#### TASK REQUIREMENTS:
Nothing should be left out: write out the whole listing exactly.

#### RECORDS FOR THE TASK:
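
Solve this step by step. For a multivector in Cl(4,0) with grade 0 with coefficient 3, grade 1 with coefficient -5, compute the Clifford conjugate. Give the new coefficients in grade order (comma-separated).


Clifford conjugate sign for grade k: (-1)^(k(k+1)/2)
Grade 0: (-1)^(0*1/2) = (-1)^0 = 1, coeff 3 -> 3
Grade 1: (-1)^(1*2/2) = (-1)^1 = -1, coeff -5 -> 5
Conjugated coefficients: 3, 5


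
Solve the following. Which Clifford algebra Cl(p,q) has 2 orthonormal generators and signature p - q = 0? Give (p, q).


We need p + q = 2 and p - q = 0.
Adding: 2p = 2 + 0 = 2, so p = 1.
Then q = 2 - 1 = 1.
(p, q) = (1, 1)


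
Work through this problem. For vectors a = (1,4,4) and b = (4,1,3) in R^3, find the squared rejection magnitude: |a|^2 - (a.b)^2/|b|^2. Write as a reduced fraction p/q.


|a|^2 = 1^2 + 4^2 + 4^2 = 33
|b|^2 = 4^2 + 1^2 + 3^2 = 26
a . b = 1*4 + 4*1 + 4*3 = 20
(a.b)^2 = 20^2 = 400
|rej|^2 = 33 - 400/26
= (858 - 400)/26
= 458/26
In lowest terms: 229/13


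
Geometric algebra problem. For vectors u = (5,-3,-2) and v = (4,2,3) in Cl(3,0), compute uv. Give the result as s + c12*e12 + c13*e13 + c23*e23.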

#### EXPECTED ANSWER:
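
Solve this step by step. For a multivector in Cl(4,0) with grade 0 with coefficient 3, grade 1 with coefficient -5, compute the Clifford conjugate. Give the new coefficients in grade order (comma-separated).


Clifford conjugate sign for grade k: (-1)^(k(k+1)/2)
Grade 0: (-1)^(0*1/2) = (-1)^0 = 1, coeff 3 -> 3
Grade 1: (-1)^(1*2/2) = (-1)^1 = -1, coeff -5 -> 5
Conjugated coefficients: 3, 5


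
Solve the following. Which Clifford algebra Cl(p,q) has 2 orthonormal generators and signature p - q = 0? Give (p, q).


We need p + q = 2 and p - q = 0.
Adding: 2p = 2 + 0 = 2, so p = 1.
Then q = 2 - 1 = 1.
(p, q) = (1, 1)


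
Work through this problem. For vectors a = (1,4,4) and b = (4,1,3) in R^3, find the squared rejection magnitude: |a|^2 - (a.b)^2/|b|^2. Write as a reduced fraction p/q.


|a|^2 = 1^2 + 4^2 + 4^2 = 33
|b|^2 = 4^2 + 1^2 + 3^2 = 26
a . b = 1*4 + 4*1 + 4*3 = 20
(a.b)^2 = 20^2 = 400
|rej|^2 = 33 - 400/26
= (858 - 400)/26
= 458/26
In lowest terms: 229/13


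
Geometric algebra problem. For vectors u = (5,-3,-2) and v = (4,2,3) in Cl(3,0), compute uv. Give the result as s + c12*e12 + c13*e13 + c23*e23.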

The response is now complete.